*** Opening of SUPPLIED ENTRIES ***

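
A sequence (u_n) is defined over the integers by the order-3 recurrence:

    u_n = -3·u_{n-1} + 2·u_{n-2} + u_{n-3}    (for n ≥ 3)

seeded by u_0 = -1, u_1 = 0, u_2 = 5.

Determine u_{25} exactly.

-14538740627610

u_3 = -3·5 + 2·0 + 1·-1 = -16
u_4 = -3·-16 + 2·5 + 1·0 = 58
u_5 = -3·58 + 2·-16 + 1·5 = -201
u_6 = -3·-201 + 2·58 + 1·-16 = 703
u_7 = -3·703 + 2·-201 + 1·58 = -2453
u_8 = -3·-2453 + 2·703 + 1·-201 = 8564
u_9 = -3·8564 + 2·-2453 + 1·703 = -29895
u_10 = -3·-29895 + 2·8564 + 1·-2453 = 104360
u_11 = -3·104360 + 2·-29895 + 1·8564 = -364306
u_12 = -3·-364306 + 2·104360 + 1·-29895 = 1271743
u_13 = -3·1271743 + 2·-364306 + 1·104360 = -4439481
u_14 = -3·-4439481 + 2·1271743 + 1·-364306 = 15497623
u_15 = -3·15497623 + 2·-4439481 + 1·1271743 = -54100088
u_16 = -3·-54100088 + 2·15497623 + 1·-4439481 = 188856029
u_17 = -3·188856029 + 2·-54100088 + 1·15497623 = -659270640
u_18 = -3·-659270640 + 2·188856029 + 1·-54100088 = 2301423890
u_19 = -3·2301423890 + 2·-659270640 + 1·188856029 = -8033956921
u_20 = -3·-8033956921 + 2·2301423890 + 1·-659270640 = 28045447903
u_21 = -3·28045447903 + 2·-8033956921 + 1·2301423890 = -97902833661
u_22 = -3·-97902833661 + 2·28045447903 + 1·-8033956921 = 341765439868
u_23 = -3·341765439868 + 2·-97902833661 + 1·28045447903 = -1193056539023
u_24 = -3·-1193056539023 + 2·341765439868 + 1·-97902833661 = 4164797663144
u_25 = -3·4164797663144 + 2·-1193056539023 + 1·341765439868 = -14538740627610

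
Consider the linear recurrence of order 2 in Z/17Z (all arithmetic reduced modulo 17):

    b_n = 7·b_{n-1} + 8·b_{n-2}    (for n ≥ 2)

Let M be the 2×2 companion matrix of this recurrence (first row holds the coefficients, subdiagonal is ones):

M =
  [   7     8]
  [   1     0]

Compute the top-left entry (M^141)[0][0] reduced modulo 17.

6

(M^141)[0][0] is the top entry after applying M 141 times to the unit state (1, 0). Equivalently it is h_{142} for the auxiliary sequence (h_n) obeying the same recurrence with h_1 = 1 and h_i = 0 for 0 ≤ i < 1:
h_2 = 7·1 + 8·0 = 7
h_3 = 7·7 + 8·1 = 6
h_4 = 7·6 + 8·7 = 13
h_5 = 7·13 + 8·6 = 3
h_6 = 7·3 + 8·13 = 6
h_7 = 7·6 + 8·3 = 15
h_8 = 7·15 + 8·6 = 0
h_9 = 7·0 + 8·15 = 1
(h_8, h_9) = (0, 1) = (h_0, h_1), so the sequence has period 8.
142 ≡ 6 (mod 8), hence h_142 = h_6 = 6.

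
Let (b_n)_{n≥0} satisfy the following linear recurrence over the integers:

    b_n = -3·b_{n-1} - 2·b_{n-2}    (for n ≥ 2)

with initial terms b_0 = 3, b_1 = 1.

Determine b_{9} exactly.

2041

b_2 = -3·1 + -2·3 = -9
b_3 = -3·-9 + -2·1 = 25
b_4 = -3·25 + -2·-9 = -57
b_5 = -3·-57 + -2·25 = 121
b_6 = -3·121 + -2·-57 = -249
b_7 = -3·-249 + -2·121 = 505
b_8 = -3·505 + -2·-249 = -1017
b_9 = -3·-1017 + -2·505 = 2041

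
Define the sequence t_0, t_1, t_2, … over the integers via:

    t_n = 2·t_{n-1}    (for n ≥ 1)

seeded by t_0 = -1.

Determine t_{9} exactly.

-512

t_1 = 2·-1 = -2
t_2 = 2·-2 = -4
t_3 = 2·-4 = -8
t_4 = 2·-8 = -16
t_5 = 2·-16 = -32
t_6 = 2·-32 = -64
t_7 = 2·-64 = -128
t_8 = 2·-128 = -256
t_9 = 2·-256 = -512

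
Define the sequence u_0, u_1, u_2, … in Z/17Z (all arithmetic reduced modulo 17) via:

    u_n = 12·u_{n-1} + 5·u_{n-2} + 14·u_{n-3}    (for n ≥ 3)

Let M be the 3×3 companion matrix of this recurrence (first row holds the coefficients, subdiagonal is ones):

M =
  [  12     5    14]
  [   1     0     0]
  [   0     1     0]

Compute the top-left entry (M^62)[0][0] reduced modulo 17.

(M^62)[0][0] is the top entry after applying M 62 times to the unit state (1, 0, 0). Equivalently it is h_{64} for the auxiliary sequence (h_n) obeying the same recurrence with h_2 = 1 and h_i = 0 for 0 ≤ i < 2:
h_3 = 12·1 + 5·0 + 14·0 = 12
h_4 = 12·12 + 5·1 + 14·0 = 13
h_5 = 12·13 + 5·12 + 14·1 = 9
h_6 = 12·9 + 5·13 + 14·12 = 1
h_7 = 12·1 + 5·9 + 14·13 = 1
h_8 = 12·1 + 5·1 + 14·9 = 7
h_9 = 12·7 + 5·1 + 14·1 = 1
h_10 = 12·1 + 5·7 + 14·1 = 10
h_11 = 12·10 + 5·1 + 14·7 = 2
h_12 = 12·2 + 5·10 + 14·1 = 3
h_13 = 12·3 + 5·2 + 14·10 = 16
h_14 = 12·16 + 5·3 + 14·2 = 14
h_15 = 12·14 + 5·16 + 14·3 = 1
h_16 = 12·1 + 5·14 + 14·16 = 0
h_17 = 12·0 + 5·1 + 14·14 = 14
h_18 = 12·14 + 5·0 + 14·1 = 12
h_19 = 12·12 + 5·14 + 14·0 = 10
h_20 = 12·10 + 5·12 + 14·14 = 2
h_21 = 12·2 + 5·10 + 14·12 = 4
h_22 = 12·4 + 5·2 + 14·10 = 11
h_23 = 12·11 + 5·4 + 14·2 = 10
h_24 = 12·10 + 5·11 + 14·4 = 10
h_25 = 12·10 + 5·10 + 14·11 = 1
h_26 = 12·1 + 5·10 + 14·10 = 15
h_27 = 12·15 + 5·1 + 14·10 = 2
h_28 = 12·2 + 5·15 + 14·1 = 11
h_29 = 12·11 + 5·2 + 14·15 = 12
h_30 = 12·12 + 5·11 + 14·2 = 6
h_31 = 12·6 + 5·12 + 14·11 = 14
h_32 = 12·14 + 5·6 + 14·12 = 9
h_33 = 12·9 + 5·14 + 14·6 = 7
h_34 = 12·7 + 5·9 + 14·14 = 2
h_35 = 12·2 + 5·7 + 14·9 = 15
h_36 = 12·15 + 5·2 + 14·7 = 16
h_37 = 12·16 + 5·15 + 14·2 = 6
h_38 = 12·6 + 5·16 + 14·15 = 5
h_39 = 12·5 + 5·6 + 14·16 = 8
h_40 = 12·8 + 5·5 + 14·6 = 1
h_41 = 12·1 + 5·8 + 14·5 = 3
h_42 = 12·3 + 5·1 + 14·8 = 0
h_43 = 12·0 + 5·3 + 14·1 = 12
h_44 = 12·12 + 5·0 + 14·3 = 16
h_45 = 12·16 + 5·12 + 14·0 = 14
h_46 = 12·14 + 5·16 + 14·12 = 8
h_47 = 12·8 + 5·14 + 14·16 = 16
h_48 = 12·16 + 5·8 + 14·14 = 3
h_49 = 12·3 + 5·16 + 14·8 = 7
h_50 = 12·7 + 5·3 + 14·16 = 0
h_51 = 12·0 + 5·7 + 14·3 = 9
h_52 = 12·9 + 5·0 + 14·7 = 2
h_53 = 12·2 + 5·9 + 14·0 = 1
h_54 = 12·1 + 5·2 + 14·9 = 12
h_55 = 12·12 + 5·1 + 14·2 = 7
h_56 = 12·7 + 5·12 + 14·1 = 5
h_57 = 12·5 + 5·7 + 14·12 = 8
h_58 = 12·8 + 5·5 + 14·7 = 15
h_59 = 12·15 + 5·8 + 14·5 = 1
h_60 = 12·1 + 5·15 + 14·8 = 12
h_61 = 12·12 + 5·1 + 14·15 = 2
h_62 = 12·2 + 5·12 + 14·1 = 13
h_63 = 12·13 + 5·2 + 14·12 = 11
h_64 = 12·11 + 5·13 + 14·2 = 4

4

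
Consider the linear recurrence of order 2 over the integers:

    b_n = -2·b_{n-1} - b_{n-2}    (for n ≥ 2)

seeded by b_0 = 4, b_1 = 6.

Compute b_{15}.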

*** Close of SUPPLIED ENTRIES ***

YOUR INSTRUCTIONS: Up to and including the line that contains "seeded by u_0 = -1, u_1 = 0, u_2 = 5.", restate word for word every line of the entries, starting from the first.

SOLUTION FOR THIS EXERCISE:
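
A sequence (u_n) is defined over the integers by the order-3 recurrence:

    u_n = -3·u_{n-1} + 2·u_{n-2} + u_{n-3}    (for n ≥ 3)

seeded by u_0 = -1, u_1 = 0, u_2 = 5.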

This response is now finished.